--- START ---

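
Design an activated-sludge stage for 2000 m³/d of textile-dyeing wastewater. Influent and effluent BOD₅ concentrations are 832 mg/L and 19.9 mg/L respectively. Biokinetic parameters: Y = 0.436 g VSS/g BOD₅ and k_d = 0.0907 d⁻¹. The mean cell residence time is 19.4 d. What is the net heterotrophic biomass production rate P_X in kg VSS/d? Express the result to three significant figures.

P_X ≈ 257 kg VSS/d

Correct the yield for decay: Y_obs = Y/(1 + k_d θ_c) = 0.436 / (1 + 0.0907 × 19.4) = 0.436 / 2.760 = 0.1580.
Mass of BOD₅ removed per day: Q(S₀ − S) = 2000 × 812.1 g/m³ = 1624 kg/d.
So the net sludge growth is P_X = 0.1580 × 1624 = 256.6 kg VSS/d.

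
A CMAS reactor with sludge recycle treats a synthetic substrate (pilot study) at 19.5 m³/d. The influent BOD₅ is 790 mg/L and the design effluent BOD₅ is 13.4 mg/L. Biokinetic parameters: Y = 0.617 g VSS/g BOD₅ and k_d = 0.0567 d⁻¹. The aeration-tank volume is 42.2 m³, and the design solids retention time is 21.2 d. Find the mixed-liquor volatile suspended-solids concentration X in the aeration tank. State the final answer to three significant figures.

Solving the biomass balance for X: X = Y Q (S₀−S) θ_c / [V (1+k_d θ_c)] = 0.617 × 19.5 × (790 − 13.4) × 21.2 / [42.2 × (1 + 0.0567 × 21.2)] = 2132 mg/L.

X ≈ 2130 mg/L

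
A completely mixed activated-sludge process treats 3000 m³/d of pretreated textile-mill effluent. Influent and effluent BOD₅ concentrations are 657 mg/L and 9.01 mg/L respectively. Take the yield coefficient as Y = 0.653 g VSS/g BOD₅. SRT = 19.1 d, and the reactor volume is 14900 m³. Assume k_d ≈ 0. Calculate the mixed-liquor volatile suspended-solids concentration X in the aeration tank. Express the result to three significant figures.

X = Y·Q·ΔS·θ_c / V = 0.653 × 3000 × (657 − 9.01) × 19.1 / 14900 = 1627 mg/L.

X ≈ 1630 mg/L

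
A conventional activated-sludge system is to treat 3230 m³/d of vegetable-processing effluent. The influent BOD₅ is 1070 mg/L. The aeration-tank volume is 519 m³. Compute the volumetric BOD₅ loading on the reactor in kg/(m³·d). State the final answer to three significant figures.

L_v = Q S₀ / V = 3230 × 1070 × 10⁻³ / 519.0 = 6.659 kg/(m³·d).

L_v ≈ 6.66 kg BOD₅/(m³·d)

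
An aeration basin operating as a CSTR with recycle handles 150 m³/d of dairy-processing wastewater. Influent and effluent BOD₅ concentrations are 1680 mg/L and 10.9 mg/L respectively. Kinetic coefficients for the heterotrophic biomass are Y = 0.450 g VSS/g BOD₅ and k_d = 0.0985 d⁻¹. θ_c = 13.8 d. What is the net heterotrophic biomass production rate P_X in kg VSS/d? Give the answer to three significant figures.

P_X ≈ 47.8 kg VSS/d

The observed yield is Y_obs = Y/(1 + k_d·θ_c) = 0.450 / (1 + 0.0985 × 13.8) = 0.450 / 2.359 = 0.1907 g VSS per g BOD₅ removed.
Mass of BOD₅ removed per day: Q(S₀ − S) = 150 × 1669 g/m³ = 250.4 kg/d.
Biomass produced: P_X = Y_obs·Q·ΔS = 0.1907 × 250.4 ≈ 47.75 kg VSS/d.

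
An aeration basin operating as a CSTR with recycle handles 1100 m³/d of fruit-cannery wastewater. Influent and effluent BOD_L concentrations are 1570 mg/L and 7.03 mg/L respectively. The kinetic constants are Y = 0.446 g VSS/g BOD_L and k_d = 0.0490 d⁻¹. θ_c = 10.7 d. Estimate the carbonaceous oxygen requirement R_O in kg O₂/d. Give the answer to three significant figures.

R_O ≈ 1000 kg O₂/d

Y_obs = Y / (1 + k_d θ_c) = 0.446 / (1 + 0.0490 × 10.7) = 0.446 / 1.524 = 0.2926.
ΔS = 1570 − 7.03 = 1563 mg/L, so the substrate removal rate is 1100 × 1563/1000 = 1719 kg BOD_L/d.
Net sludge production P_X = 0.2926 × 1719 = 503.0 kg VSS/d.
R_O = Q·ΔS − 1.42 P_X = 1719 − 714.3 = 1005 kg O₂/d.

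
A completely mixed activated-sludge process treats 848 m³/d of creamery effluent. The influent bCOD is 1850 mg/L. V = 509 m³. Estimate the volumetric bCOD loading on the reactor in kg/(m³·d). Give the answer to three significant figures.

L_v ≈ 3.08 kg bCOD/(m³·d)

Volumetric loading L_v = Q·S₀ / V = 848 × 1850 g/m³ / 509.0 m³ = 3082 g/(m³·d) = 3.082 kg bCOD/(m³·d).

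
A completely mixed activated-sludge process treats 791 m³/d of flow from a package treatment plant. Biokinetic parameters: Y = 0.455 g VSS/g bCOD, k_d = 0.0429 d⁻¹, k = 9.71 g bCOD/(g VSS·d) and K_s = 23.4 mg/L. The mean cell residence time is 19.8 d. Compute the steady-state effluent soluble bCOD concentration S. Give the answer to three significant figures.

S ≈ 0.505 mg/L

Effluent substrate depends only on kinetics and SRT: S = K_s(1 + k_d θ_c) / [θ_c(Yk − k_d) − 1] = 23.4 × (1 + 0.0429 × 19.8) / [19.8 × (0.455 × 9.71 − 0.0429) − 1] = 43.28 / 85.63 = 0.5054 mg/L.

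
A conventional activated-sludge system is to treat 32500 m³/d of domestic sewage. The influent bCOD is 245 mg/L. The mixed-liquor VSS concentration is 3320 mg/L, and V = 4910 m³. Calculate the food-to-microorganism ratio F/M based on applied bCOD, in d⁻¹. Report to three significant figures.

F/M = applied load / biomass = Q·S₀/(V·X) = 32500 × 245 / (4910 × 3320) = 0.4885 d⁻¹.

F/M ≈ 0.488 d⁻¹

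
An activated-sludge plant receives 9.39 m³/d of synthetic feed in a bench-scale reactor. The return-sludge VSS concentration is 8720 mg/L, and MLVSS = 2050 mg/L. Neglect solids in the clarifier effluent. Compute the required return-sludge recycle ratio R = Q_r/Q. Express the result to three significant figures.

R ≈ 0.307

R = Q_r/Q = X/(X_r − X) = 2050 / (8720 − 2050) = 0.3073.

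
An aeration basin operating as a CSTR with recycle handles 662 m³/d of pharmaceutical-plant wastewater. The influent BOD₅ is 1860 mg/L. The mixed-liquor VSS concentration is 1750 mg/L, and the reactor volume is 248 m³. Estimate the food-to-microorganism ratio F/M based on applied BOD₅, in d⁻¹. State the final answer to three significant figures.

Food-to-microorganism ratio F/M = Q S₀ / (V X) = 662 × 1860 / (248.0 × 1750) = 2.837 d⁻¹.

F/M ≈ 2.84 d⁻¹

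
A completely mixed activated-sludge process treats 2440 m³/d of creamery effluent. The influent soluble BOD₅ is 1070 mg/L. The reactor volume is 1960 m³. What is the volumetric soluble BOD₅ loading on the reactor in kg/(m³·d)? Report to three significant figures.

L_v ≈ 1.33 kg soluble BOD₅/(m³·d)

L_v = Q S₀ / V = 2440 × 1070 × 10⁻³ / 1960 = 1.332 kg/(m³·d).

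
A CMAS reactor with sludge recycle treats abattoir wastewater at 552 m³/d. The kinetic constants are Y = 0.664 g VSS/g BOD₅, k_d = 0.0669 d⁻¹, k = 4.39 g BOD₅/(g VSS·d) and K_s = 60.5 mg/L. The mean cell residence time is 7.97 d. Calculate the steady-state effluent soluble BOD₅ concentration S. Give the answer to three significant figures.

S ≈ 4.27 mg/L

For a completely mixed reactor with recycle the Lawrence–McCarty relation gives S = K_s·(1 + k_d·θ_c) / [θ_c·(Y·k − k_d) − 1] = 60.5 × (1 + 0.0669 × 7.97) / [7.97 × (0.664 × 4.39 − 0.0669) − 1] = 92.76 / 21.70 = 4.275 mg/L.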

--- END ---

▶ **About this exercise**
All lines from the one containing "A completely mixed activated-sludge process treats 2440" through the final line of the records above are to be set down exactly, and no other line is to appear.

▶ **Output of the exercise**
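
A completely mixed activated-sludge process treats 2440 m³/d of creamery effluent. The influent soluble BOD₅ is 1070 mg/L. The reactor volume is 1960 m³. What is the volumetric soluble BOD₅ loading on the reactor in kg/(m³·d)? Report to three significant figures.

L_v ≈ 1.33 kg soluble BOD₅/(m³·d)

L_v = Q S₀ / V = 2440 × 1070 × 10⁻³ / 1960 = 1.332 kg/(m³·d).

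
A CMAS reactor with sludge recycle treats abattoir wastewater at 552 m³/d. The kinetic constants are Y = 0.664 g VSS/g BOD₅, k_d = 0.0669 d⁻¹, k = 4.39 g BOD₅/(g VSS·d) and K_s = 60.5 mg/L. The mean cell residence time is 7.97 d. Calculate the steady-state effluent soluble BOD₅ concentration S. Give the answer to three significant figures.

S ≈ 4.27 mg/L

For a completely mixed reactor with recycle the Lawrence–McCarty relation gives S = K_s·(1 + k_d·θ_c) / [θ_c·(Y·k − k_d) − 1] = 60.5 × (1 + 0.0669 × 7.97) / [7.97 × (0.664 × 4.39 − 0.0669) − 1] = 92.76 / 21.70 = 4.275 mg/L.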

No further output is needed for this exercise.